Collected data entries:
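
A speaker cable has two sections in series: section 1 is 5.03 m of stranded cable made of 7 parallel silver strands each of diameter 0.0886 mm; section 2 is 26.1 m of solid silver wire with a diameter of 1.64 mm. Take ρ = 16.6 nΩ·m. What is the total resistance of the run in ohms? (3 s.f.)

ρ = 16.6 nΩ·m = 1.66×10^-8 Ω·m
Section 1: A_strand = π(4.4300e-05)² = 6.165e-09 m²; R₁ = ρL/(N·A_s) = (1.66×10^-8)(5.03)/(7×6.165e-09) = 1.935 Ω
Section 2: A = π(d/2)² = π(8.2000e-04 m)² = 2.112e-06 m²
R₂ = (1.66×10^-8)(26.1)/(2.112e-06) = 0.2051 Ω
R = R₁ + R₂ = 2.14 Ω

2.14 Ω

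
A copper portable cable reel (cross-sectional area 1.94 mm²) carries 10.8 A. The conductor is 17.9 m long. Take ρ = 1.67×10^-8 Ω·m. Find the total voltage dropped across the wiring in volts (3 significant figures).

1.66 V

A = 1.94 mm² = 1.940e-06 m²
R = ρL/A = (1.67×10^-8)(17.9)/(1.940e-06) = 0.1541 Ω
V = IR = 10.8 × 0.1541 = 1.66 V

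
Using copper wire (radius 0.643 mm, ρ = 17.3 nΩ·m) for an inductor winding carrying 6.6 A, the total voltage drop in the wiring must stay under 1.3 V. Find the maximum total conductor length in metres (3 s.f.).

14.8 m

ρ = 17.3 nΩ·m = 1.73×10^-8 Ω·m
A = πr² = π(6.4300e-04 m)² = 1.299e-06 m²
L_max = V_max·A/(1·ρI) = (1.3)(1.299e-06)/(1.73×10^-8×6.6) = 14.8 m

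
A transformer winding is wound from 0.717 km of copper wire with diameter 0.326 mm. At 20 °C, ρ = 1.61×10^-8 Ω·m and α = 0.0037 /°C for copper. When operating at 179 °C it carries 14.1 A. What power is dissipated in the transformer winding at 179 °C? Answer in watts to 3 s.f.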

==

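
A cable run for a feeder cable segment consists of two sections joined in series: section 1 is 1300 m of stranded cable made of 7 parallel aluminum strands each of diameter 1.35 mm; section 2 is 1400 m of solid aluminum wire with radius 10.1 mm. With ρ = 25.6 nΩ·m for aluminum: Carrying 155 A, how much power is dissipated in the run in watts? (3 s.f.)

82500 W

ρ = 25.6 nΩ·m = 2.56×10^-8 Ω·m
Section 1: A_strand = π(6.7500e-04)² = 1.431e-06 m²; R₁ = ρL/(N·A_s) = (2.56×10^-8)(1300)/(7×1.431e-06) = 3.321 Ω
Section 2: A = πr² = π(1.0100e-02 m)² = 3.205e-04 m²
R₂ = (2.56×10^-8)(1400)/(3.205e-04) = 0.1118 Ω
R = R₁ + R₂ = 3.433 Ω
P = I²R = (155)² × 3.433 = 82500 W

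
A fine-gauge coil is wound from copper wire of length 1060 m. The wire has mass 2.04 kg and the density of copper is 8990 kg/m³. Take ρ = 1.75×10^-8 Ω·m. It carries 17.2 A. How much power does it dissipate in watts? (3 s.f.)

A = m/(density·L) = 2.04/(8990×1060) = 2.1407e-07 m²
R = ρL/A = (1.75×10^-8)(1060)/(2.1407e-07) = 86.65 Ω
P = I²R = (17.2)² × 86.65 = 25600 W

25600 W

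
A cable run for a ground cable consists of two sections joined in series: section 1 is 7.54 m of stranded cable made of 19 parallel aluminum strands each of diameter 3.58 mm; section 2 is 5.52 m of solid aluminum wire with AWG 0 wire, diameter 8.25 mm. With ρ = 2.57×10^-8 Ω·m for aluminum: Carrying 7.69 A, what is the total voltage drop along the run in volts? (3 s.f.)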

==

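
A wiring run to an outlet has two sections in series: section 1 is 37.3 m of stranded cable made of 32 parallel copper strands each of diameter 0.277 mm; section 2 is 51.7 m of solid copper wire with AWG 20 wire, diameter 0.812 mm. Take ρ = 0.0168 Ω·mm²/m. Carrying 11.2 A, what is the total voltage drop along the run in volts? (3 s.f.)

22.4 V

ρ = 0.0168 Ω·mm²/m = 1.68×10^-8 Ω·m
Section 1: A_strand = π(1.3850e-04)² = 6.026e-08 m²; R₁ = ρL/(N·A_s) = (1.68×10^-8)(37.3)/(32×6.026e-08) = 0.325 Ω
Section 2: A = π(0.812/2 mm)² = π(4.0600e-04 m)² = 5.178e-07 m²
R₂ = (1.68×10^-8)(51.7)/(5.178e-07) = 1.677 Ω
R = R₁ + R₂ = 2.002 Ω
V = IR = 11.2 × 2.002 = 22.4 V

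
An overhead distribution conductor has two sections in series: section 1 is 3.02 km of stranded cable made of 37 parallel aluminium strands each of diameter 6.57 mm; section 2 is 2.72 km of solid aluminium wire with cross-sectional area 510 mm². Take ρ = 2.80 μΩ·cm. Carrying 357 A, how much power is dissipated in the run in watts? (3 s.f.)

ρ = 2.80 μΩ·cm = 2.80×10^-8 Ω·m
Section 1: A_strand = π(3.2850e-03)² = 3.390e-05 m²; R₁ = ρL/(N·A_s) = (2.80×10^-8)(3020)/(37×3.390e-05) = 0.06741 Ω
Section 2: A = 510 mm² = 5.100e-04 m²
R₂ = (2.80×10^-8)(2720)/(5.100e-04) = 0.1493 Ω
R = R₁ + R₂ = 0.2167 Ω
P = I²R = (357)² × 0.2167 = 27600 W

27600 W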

__Task goal__:
Using the data above, transcribe the lines that run from the line with "A fine-gauge coil" to the line with "A cable run for a ground", both ends kept, and output nothing else.

__Expected output__:
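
A fine-gauge coil is wound from copper wire of length 1060 m. The wire has mass 2.04 kg and the density of copper is 8990 kg/m³. Take ρ = 1.75×10^-8 Ω·m. It carries 17.2 A. How much power does it dissipate in watts? (3 s.f.)

A = m/(density·L) = 2.04/(8990×1060) = 2.1407e-07 m²
R = ρL/A = (1.75×10^-8)(1060)/(2.1407e-07) = 86.65 Ω
P = I²R = (17.2)² × 86.65 = 25600 W

25600 W

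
A cable run for a ground cable consists of two sections joined in series: section 1 is 7.54 m of stranded cable made of 19 parallel aluminum strands each of diameter 3.58 mm; section 2 is 5.52 m of solid aluminum wire with AWG 0 wire, diameter 8.25 mm. With ρ = 2.57×10^-8 Ω·m for aluminum: Carrying 7.69 A, what is the total voltage drop along the run in volts? (3 s.f.)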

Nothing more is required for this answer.